> [About this exercise]: Please print each record exactly, omitting none of them.

Excerpts from a dataset
=== Section Start ===

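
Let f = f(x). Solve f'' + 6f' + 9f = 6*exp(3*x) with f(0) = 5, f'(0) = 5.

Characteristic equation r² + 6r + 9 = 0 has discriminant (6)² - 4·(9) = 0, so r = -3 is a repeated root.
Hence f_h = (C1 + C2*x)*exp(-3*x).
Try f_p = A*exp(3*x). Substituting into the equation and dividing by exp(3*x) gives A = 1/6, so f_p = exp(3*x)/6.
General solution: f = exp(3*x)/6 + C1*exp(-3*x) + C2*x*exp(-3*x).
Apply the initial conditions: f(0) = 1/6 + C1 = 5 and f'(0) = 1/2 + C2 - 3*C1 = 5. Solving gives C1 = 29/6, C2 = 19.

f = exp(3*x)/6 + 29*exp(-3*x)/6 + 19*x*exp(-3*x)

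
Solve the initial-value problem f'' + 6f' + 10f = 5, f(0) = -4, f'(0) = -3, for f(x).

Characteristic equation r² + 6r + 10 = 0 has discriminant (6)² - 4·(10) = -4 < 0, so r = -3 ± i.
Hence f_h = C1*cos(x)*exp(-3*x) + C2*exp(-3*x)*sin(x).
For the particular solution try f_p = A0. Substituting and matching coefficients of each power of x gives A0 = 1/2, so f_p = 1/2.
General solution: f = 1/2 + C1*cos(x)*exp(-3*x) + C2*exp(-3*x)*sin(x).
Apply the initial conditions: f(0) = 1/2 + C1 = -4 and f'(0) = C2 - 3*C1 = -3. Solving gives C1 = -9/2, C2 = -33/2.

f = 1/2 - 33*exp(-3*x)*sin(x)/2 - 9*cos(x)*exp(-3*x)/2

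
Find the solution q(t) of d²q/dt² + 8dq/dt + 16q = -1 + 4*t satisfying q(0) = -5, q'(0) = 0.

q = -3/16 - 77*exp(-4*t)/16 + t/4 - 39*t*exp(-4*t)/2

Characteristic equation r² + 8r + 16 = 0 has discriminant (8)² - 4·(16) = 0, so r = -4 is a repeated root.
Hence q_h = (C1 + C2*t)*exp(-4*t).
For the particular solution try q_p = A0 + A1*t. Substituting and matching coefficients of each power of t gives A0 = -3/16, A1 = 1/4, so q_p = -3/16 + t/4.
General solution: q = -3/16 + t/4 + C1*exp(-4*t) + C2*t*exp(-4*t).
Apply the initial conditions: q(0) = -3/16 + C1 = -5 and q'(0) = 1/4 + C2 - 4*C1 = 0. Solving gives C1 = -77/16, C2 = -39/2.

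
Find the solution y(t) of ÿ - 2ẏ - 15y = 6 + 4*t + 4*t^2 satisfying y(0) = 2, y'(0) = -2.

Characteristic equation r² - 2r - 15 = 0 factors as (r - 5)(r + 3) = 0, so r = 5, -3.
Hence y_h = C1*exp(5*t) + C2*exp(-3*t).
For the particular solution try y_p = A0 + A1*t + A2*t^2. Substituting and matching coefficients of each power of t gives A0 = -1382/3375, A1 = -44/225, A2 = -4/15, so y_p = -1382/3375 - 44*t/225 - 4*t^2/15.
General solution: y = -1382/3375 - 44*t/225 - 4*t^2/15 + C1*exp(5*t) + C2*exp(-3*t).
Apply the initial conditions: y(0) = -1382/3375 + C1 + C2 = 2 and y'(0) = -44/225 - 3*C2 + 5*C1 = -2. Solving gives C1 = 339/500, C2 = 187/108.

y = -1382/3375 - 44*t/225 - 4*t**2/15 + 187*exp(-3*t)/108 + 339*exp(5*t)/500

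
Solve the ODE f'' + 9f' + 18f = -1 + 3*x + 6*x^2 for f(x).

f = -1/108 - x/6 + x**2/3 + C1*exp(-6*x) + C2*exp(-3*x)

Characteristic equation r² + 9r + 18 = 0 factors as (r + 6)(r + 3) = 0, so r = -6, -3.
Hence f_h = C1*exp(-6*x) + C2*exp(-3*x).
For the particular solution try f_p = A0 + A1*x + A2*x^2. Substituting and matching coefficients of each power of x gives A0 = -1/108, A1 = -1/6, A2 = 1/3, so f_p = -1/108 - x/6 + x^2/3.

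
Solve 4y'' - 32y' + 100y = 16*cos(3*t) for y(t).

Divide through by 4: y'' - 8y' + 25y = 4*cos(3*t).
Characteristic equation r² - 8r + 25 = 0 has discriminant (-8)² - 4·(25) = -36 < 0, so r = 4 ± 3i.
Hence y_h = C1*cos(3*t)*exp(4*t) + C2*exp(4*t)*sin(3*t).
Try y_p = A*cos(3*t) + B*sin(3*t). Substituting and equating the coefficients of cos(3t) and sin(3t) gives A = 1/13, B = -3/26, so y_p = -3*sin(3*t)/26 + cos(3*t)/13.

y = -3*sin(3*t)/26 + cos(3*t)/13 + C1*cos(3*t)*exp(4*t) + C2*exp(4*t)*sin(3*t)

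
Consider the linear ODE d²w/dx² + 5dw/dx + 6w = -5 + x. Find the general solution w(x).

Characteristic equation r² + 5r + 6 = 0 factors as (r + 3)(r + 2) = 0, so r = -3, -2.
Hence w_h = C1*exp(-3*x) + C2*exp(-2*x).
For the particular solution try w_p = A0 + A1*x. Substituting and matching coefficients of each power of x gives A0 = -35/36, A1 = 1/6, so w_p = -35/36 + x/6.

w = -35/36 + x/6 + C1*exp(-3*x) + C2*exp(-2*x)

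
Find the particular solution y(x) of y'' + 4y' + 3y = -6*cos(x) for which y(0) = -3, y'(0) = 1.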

=== Section End ===

> [Answer section]:
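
Let f = f(x). Solve f'' + 6f' + 9f = 6*exp(3*x) with f(0) = 5, f'(0) = 5.

Characteristic equation r² + 6r + 9 = 0 has discriminant (6)² - 4·(9) = 0, so r = -3 is a repeated root.
Hence f_h = (C1 + C2*x)*exp(-3*x).
Try f_p = A*exp(3*x). Substituting into the equation and dividing by exp(3*x) gives A = 1/6, so f_p = exp(3*x)/6.
General solution: f = exp(3*x)/6 + C1*exp(-3*x) + C2*x*exp(-3*x).
Apply the initial conditions: f(0) = 1/6 + C1 = 5 and f'(0) = 1/2 + C2 - 3*C1 = 5. Solving gives C1 = 29/6, C2 = 19.

f = exp(3*x)/6 + 29*exp(-3*x)/6 + 19*x*exp(-3*x)

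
Solve the initial-value problem f'' + 6f' + 10f = 5, f(0) = -4, f'(0) = -3, for f(x).

Characteristic equation r² + 6r + 10 = 0 has discriminant (6)² - 4·(10) = -4 < 0, so r = -3 ± i.
Hence f_h = C1*cos(x)*exp(-3*x) + C2*exp(-3*x)*sin(x).
For the particular solution try f_p = A0. Substituting and matching coefficients of each power of x gives A0 = 1/2, so f_p = 1/2.
General solution: f = 1/2 + C1*cos(x)*exp(-3*x) + C2*exp(-3*x)*sin(x).
Apply the initial conditions: f(0) = 1/2 + C1 = -4 and f'(0) = C2 - 3*C1 = -3. Solving gives C1 = -9/2, C2 = -33/2.

f = 1/2 - 33*exp(-3*x)*sin(x)/2 - 9*cos(x)*exp(-3*x)/2

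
Find the solution q(t) of d²q/dt² + 8dq/dt + 16q = -1 + 4*t satisfying q(0) = -5, q'(0) = 0.

q = -3/16 - 77*exp(-4*t)/16 + t/4 - 39*t*exp(-4*t)/2

Characteristic equation r² + 8r + 16 = 0 has discriminant (8)² - 4·(16) = 0, so r = -4 is a repeated root.
Hence q_h = (C1 + C2*t)*exp(-4*t).
For the particular solution try q_p = A0 + A1*t. Substituting and matching coefficients of each power of t gives A0 = -3/16, A1 = 1/4, so q_p = -3/16 + t/4.
General solution: q = -3/16 + t/4 + C1*exp(-4*t) + C2*t*exp(-4*t).
Apply the initial conditions: q(0) = -3/16 + C1 = -5 and q'(0) = 1/4 + C2 - 4*C1 = 0. Solving gives C1 = -77/16, C2 = -39/2.

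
Find the solution y(t) of ÿ - 2ẏ - 15y = 6 + 4*t + 4*t^2 satisfying y(0) = 2, y'(0) = -2.

Characteristic equation r² - 2r - 15 = 0 factors as (r - 5)(r + 3) = 0, so r = 5, -3.
Hence y_h = C1*exp(5*t) + C2*exp(-3*t).
For the particular solution try y_p = A0 + A1*t + A2*t^2. Substituting and matching coefficients of each power of t gives A0 = -1382/3375, A1 = -44/225, A2 = -4/15, so y_p = -1382/3375 - 44*t/225 - 4*t^2/15.
General solution: y = -1382/3375 - 44*t/225 - 4*t^2/15 + C1*exp(5*t) + C2*exp(-3*t).
Apply the initial conditions: y(0) = -1382/3375 + C1 + C2 = 2 and y'(0) = -44/225 - 3*C2 + 5*C1 = -2. Solving gives C1 = 339/500, C2 = 187/108.

y = -1382/3375 - 44*t/225 - 4*t**2/15 + 187*exp(-3*t)/108 + 339*exp(5*t)/500

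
Solve the ODE f'' + 9f' + 18f = -1 + 3*x + 6*x^2 for f(x).

f = -1/108 - x/6 + x**2/3 + C1*exp(-6*x) + C2*exp(-3*x)

Characteristic equation r² + 9r + 18 = 0 factors as (r + 6)(r + 3) = 0, so r = -6, -3.
Hence f_h = C1*exp(-6*x) + C2*exp(-3*x).
For the particular solution try f_p = A0 + A1*x + A2*x^2. Substituting and matching coefficients of each power of x gives A0 = -1/108, A1 = -1/6, A2 = 1/3, so f_p = -1/108 - x/6 + x^2/3.

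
Solve 4y'' - 32y' + 100y = 16*cos(3*t) for y(t).

Divide through by 4: y'' - 8y' + 25y = 4*cos(3*t).
Characteristic equation r² - 8r + 25 = 0 has discriminant (-8)² - 4·(25) = -36 < 0, so r = 4 ± 3i.
Hence y_h = C1*cos(3*t)*exp(4*t) + C2*exp(4*t)*sin(3*t).
Try y_p = A*cos(3*t) + B*sin(3*t). Substituting and equating the coefficients of cos(3t) and sin(3t) gives A = 1/13, B = -3/26, so y_p = -3*sin(3*t)/26 + cos(3*t)/13.

y = -3*sin(3*t)/26 + cos(3*t)/13 + C1*cos(3*t)*exp(4*t) + C2*exp(4*t)*sin(3*t)

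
Consider the linear ODE d²w/dx² + 5dw/dx + 6w = -5 + x. Find the general solution w(x).

Characteristic equation r² + 5r + 6 = 0 factors as (r + 3)(r + 2) = 0, so r = -3, -2.
Hence w_h = C1*exp(-3*x) + C2*exp(-2*x).
For the particular solution try w_p = A0 + A1*x. Substituting and matching coefficients of each power of x gives A0 = -35/36, A1 = 1/6, so w_p = -35/36 + x/6.

w = -35/36 + x/6 + C1*exp(-3*x) + C2*exp(-2*x)

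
Find the particular solution y(x) of y'' + 4y' + 3y = -6*cos(x) for which y(0) = -3, y'(0) = 1.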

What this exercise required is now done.